### [Problem]
Each line of the records needs to come back exactly as written.

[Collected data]

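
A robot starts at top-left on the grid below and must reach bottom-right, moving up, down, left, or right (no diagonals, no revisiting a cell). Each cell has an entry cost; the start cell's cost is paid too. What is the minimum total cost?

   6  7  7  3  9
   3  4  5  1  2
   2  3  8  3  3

Best path: (0,0)→(1,0)→(1,1)→(1,2)→(1,3)→(1,4)→(2,4)
Cost: 6 + 3 + 4 + 5 + 1 + 2 + 3 = 24

24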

### [Response area]
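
A robot starts at top-left on the grid below and must reach bottom-right, moving up, down, left, or right (no diagonals, no revisiting a cell). Each cell has an entry cost; the start cell's cost is paid too. What is the minimum total cost?

   6  7  7  3  9
   3  4  5  1  2
   2  3  8  3  3

Best path: (0,0)→(1,0)→(1,1)→(1,2)→(1,3)→(1,4)→(2,4)
Cost: 6 + 3 + 4 + 5 + 1 + 2 + 3 = 24

24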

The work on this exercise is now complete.